» **Assignment**:
Once you reach the line that holds "Let C(K, H)" in the listing below, output it and every line after it through the line that holds "Answer: -2484", word for word.
======== Available data ========
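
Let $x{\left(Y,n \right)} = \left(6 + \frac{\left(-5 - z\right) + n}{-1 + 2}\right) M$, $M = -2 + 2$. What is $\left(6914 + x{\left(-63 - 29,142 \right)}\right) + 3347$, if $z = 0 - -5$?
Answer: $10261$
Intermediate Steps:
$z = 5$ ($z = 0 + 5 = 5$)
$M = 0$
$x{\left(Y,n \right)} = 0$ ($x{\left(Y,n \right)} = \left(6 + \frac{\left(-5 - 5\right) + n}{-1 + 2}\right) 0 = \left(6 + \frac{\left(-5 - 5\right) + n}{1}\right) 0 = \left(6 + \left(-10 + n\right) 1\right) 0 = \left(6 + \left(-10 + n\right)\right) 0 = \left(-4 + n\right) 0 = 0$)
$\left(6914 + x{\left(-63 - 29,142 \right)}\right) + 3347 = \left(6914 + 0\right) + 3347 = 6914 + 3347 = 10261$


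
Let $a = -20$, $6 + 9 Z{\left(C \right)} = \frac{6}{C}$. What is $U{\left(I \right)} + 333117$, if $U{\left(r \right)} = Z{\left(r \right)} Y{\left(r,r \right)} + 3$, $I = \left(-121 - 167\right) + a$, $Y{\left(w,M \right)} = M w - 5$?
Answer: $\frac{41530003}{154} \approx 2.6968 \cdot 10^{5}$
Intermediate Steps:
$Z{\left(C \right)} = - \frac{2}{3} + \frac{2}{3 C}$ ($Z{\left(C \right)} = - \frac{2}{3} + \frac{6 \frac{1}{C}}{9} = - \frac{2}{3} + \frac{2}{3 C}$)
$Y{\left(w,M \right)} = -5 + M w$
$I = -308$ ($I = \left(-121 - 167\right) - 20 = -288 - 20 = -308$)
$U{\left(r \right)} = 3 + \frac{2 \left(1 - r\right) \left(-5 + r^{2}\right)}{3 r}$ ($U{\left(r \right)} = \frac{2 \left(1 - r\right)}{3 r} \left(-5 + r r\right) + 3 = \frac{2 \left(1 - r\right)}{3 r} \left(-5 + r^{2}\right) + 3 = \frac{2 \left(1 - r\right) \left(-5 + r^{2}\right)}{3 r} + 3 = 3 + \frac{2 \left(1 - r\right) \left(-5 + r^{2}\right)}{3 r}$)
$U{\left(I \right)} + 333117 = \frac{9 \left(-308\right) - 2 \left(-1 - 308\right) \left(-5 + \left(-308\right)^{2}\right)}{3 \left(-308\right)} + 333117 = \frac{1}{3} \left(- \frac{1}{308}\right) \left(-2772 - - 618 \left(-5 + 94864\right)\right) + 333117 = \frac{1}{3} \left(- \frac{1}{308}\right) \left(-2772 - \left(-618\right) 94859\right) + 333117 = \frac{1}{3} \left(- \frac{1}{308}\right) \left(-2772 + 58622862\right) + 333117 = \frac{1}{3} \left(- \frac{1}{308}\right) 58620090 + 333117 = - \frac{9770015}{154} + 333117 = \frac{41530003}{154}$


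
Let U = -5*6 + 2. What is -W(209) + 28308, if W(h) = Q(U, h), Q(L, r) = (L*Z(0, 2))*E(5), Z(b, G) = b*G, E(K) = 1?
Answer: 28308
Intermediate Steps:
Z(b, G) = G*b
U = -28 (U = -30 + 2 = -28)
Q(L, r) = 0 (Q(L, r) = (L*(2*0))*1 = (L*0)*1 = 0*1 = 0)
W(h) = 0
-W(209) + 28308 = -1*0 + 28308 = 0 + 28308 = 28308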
========
======== Available data ========
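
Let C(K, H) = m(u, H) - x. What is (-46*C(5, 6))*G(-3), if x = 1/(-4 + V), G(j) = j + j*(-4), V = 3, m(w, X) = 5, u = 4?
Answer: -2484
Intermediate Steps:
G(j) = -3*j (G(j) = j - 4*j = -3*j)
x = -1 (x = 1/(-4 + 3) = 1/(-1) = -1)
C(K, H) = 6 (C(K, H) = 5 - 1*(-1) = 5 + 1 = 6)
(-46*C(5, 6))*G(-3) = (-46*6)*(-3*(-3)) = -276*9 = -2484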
========
======== Available data ========
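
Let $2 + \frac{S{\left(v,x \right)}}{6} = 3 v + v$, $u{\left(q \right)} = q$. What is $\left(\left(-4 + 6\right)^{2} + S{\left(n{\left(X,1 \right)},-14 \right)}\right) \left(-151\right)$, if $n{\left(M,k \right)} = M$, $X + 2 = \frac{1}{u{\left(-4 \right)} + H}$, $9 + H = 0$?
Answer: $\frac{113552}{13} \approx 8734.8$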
========
» **Response for this exercise**:
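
Let C(K, H) = m(u, H) - x. What is (-46*C(5, 6))*G(-3), if x = 1/(-4 + V), G(j) = j + j*(-4), V = 3, m(w, X) = 5, u = 4?
Answer: -2484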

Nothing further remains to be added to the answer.